— Data —

^^^^^^^^^^^^^^^^

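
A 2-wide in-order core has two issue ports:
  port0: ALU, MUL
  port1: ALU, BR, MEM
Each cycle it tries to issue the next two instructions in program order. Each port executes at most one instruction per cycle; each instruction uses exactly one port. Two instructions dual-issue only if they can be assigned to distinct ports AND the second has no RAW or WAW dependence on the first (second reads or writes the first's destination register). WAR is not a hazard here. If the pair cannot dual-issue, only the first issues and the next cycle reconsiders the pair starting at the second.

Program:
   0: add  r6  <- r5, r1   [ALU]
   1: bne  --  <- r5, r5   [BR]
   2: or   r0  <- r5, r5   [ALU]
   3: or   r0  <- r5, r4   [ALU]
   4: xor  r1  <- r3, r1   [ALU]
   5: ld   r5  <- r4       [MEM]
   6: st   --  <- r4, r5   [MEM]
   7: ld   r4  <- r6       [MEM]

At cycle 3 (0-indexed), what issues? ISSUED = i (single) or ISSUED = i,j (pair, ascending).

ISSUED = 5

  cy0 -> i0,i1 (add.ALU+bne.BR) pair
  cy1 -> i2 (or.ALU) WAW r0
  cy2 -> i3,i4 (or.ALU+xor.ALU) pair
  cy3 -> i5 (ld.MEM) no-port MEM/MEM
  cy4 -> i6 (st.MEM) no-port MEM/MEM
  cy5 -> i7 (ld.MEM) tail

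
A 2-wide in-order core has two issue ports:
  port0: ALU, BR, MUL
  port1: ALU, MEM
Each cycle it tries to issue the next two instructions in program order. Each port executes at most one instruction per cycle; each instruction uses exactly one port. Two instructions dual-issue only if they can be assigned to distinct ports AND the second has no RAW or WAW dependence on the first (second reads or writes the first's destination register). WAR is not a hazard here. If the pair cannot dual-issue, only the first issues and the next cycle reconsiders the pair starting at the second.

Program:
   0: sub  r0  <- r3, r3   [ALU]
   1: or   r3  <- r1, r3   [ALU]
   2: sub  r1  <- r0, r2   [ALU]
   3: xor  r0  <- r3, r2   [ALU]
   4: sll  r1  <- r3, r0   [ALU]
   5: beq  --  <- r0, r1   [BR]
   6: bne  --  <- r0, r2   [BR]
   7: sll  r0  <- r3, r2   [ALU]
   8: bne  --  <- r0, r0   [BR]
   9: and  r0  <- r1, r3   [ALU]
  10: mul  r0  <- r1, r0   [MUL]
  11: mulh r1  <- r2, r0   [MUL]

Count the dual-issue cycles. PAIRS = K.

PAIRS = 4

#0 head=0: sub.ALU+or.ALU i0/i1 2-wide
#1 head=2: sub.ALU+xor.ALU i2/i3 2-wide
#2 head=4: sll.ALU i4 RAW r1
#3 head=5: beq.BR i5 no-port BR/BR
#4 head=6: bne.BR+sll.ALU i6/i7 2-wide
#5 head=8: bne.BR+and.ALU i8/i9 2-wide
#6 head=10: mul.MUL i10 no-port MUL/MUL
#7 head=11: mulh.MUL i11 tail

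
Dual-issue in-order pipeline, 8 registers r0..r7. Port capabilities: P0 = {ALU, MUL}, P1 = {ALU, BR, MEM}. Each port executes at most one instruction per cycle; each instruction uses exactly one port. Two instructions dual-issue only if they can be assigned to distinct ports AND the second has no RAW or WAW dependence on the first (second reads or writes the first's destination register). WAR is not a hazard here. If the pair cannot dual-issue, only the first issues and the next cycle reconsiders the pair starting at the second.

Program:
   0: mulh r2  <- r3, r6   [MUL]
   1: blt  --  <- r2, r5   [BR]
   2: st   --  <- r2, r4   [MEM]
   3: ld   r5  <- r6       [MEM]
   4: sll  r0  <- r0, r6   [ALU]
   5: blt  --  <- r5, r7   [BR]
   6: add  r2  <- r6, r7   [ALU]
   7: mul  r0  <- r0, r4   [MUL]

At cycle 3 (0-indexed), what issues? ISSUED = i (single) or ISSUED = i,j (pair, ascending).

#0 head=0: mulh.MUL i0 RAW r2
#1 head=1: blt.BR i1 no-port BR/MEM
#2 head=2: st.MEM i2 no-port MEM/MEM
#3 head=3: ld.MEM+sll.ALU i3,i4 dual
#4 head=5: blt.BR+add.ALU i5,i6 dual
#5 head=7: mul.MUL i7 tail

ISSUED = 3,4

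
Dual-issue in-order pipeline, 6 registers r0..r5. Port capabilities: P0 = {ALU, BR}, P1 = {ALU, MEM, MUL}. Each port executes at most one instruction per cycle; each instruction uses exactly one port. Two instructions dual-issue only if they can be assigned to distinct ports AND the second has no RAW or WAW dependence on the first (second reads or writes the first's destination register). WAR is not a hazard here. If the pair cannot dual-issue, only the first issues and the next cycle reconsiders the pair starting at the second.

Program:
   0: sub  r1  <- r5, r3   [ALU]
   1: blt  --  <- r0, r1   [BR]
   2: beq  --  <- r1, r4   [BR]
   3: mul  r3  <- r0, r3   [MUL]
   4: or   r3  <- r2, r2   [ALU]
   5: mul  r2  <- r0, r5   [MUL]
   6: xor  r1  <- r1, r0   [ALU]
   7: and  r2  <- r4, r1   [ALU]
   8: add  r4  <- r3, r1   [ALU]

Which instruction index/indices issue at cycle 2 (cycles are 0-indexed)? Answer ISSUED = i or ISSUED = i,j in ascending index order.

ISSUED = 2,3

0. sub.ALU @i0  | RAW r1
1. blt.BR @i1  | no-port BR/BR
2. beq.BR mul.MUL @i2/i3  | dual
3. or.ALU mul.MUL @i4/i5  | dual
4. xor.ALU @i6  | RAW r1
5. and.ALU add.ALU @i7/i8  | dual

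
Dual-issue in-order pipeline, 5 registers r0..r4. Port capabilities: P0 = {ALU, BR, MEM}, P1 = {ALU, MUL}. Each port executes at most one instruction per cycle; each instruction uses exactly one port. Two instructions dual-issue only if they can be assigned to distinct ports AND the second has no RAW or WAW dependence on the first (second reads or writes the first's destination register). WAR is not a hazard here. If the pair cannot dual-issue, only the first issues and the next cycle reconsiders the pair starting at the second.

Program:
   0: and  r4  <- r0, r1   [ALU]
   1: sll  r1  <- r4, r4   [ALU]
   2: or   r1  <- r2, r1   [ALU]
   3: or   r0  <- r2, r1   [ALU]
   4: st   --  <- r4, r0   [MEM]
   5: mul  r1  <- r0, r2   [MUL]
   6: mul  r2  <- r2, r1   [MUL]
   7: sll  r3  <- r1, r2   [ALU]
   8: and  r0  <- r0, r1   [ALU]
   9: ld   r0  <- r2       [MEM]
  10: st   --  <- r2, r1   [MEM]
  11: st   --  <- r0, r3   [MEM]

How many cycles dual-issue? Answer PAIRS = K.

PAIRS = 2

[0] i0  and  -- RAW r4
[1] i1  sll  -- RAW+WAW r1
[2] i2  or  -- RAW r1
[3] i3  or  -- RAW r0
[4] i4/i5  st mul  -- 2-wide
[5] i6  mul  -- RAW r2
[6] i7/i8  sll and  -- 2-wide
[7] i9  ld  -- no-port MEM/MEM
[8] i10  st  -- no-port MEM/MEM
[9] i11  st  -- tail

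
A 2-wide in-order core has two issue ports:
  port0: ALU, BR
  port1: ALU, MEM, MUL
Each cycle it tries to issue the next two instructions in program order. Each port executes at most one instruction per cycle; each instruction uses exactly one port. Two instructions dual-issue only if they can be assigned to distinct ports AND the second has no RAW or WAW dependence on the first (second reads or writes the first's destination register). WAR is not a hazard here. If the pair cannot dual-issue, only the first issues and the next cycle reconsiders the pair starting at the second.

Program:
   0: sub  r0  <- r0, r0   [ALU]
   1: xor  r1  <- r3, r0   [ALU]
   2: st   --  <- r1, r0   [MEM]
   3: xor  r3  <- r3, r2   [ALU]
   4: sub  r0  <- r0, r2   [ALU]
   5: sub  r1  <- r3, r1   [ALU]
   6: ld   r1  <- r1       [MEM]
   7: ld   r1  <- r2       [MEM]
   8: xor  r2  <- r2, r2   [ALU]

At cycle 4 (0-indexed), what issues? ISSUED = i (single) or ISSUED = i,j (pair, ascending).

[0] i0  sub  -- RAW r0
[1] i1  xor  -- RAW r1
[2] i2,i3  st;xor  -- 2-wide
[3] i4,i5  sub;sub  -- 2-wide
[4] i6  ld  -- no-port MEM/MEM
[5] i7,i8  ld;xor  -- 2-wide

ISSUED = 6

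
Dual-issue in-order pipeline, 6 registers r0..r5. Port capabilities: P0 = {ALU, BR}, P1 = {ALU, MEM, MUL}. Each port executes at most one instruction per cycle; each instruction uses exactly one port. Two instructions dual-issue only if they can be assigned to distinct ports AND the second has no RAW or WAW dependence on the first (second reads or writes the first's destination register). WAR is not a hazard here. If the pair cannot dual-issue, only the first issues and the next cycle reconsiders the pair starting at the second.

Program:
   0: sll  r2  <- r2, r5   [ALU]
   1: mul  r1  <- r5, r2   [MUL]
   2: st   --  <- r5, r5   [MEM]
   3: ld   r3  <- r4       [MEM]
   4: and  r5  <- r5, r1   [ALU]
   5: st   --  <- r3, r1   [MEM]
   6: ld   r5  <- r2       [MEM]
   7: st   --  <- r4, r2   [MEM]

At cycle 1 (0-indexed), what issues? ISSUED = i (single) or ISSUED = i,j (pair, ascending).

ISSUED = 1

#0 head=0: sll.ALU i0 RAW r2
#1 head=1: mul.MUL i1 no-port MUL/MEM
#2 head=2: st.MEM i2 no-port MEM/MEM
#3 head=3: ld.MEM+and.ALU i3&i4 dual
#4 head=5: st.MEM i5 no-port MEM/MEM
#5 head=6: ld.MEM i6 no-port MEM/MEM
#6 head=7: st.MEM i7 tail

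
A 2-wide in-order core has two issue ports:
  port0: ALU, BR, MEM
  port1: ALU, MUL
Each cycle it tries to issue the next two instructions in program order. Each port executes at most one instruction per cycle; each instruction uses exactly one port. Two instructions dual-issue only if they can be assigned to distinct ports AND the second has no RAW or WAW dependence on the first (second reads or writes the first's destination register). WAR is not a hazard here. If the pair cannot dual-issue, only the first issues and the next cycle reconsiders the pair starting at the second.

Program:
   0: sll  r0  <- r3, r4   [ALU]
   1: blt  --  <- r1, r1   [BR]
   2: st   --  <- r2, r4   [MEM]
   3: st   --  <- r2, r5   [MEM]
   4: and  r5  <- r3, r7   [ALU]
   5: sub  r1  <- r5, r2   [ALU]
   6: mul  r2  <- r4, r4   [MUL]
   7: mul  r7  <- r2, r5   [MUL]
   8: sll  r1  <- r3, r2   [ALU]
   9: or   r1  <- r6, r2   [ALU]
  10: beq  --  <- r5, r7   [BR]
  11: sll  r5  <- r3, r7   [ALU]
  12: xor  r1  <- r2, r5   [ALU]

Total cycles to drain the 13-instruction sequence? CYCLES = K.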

^^^^^^^^^^^^^^^^

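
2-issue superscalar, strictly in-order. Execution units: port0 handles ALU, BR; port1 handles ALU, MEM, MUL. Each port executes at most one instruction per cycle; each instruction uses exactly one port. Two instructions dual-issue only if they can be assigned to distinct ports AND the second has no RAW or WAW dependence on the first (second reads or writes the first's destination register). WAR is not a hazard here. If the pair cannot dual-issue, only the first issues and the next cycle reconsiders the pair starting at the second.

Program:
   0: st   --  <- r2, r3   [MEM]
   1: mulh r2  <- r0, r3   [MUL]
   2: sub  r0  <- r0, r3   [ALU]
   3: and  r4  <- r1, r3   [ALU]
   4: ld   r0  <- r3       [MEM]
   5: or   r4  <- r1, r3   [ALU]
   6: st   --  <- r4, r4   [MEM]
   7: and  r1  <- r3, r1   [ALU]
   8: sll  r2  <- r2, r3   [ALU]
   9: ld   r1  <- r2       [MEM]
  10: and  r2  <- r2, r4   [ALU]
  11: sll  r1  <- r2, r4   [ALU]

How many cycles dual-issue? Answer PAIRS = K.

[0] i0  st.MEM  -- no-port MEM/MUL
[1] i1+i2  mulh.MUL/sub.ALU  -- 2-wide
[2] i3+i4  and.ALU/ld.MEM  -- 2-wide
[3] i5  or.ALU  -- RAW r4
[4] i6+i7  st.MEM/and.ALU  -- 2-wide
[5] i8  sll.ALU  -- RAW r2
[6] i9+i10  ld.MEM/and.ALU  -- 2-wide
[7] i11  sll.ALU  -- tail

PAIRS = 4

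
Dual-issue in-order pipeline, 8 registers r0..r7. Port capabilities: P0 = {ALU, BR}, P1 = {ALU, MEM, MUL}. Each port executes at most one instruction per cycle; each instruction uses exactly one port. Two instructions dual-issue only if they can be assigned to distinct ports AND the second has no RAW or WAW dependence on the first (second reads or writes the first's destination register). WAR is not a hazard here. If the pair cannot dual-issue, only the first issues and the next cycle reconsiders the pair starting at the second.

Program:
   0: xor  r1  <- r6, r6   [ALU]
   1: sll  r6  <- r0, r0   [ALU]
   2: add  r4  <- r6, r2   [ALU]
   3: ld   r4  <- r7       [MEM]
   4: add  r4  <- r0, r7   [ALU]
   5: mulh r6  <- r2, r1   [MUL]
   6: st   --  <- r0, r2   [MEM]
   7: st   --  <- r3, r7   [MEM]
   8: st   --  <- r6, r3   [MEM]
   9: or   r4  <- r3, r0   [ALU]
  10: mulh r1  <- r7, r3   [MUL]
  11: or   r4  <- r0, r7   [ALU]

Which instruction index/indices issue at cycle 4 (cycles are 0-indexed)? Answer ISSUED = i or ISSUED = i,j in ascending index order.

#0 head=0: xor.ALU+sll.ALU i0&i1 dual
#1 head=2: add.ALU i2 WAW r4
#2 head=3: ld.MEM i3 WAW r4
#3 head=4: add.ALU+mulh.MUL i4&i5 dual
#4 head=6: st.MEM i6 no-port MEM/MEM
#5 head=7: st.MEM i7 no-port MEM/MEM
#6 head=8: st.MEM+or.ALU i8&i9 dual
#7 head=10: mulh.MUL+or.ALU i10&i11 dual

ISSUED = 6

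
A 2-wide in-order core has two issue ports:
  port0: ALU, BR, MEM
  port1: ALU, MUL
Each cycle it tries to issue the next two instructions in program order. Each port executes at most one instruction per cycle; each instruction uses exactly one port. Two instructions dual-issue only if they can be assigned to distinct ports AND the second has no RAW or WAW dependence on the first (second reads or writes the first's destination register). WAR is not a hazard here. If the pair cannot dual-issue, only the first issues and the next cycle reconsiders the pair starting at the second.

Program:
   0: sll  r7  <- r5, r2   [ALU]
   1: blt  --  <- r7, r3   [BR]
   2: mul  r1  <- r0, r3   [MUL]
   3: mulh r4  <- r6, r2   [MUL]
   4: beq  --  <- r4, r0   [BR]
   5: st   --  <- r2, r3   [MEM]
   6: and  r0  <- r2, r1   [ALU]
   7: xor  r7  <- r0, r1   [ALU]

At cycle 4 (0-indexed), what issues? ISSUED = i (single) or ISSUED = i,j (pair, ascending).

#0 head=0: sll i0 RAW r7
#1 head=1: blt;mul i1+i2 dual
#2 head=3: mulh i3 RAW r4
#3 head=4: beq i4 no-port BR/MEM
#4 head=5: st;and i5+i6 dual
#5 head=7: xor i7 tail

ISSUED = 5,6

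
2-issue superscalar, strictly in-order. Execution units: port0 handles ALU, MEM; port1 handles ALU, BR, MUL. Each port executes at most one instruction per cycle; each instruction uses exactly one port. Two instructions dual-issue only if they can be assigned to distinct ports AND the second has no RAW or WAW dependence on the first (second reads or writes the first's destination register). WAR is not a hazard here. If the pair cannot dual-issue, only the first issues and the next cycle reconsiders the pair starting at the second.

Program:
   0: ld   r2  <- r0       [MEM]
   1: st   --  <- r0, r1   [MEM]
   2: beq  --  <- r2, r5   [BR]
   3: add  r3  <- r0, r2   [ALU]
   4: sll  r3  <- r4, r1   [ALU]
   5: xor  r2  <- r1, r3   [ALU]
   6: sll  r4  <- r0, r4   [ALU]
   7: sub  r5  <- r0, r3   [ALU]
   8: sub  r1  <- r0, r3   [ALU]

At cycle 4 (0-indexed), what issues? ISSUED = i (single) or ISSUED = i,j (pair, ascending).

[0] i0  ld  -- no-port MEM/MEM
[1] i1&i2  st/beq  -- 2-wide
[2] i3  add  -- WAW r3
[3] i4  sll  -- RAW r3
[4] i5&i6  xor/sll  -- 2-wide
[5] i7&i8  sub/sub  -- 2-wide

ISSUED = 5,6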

^^^^^^^^^^^^^^^^

— Instructions for the task —
Count the lines in the entries above that include the string "Execution", then give only that figure.

— Solution for this problem —
2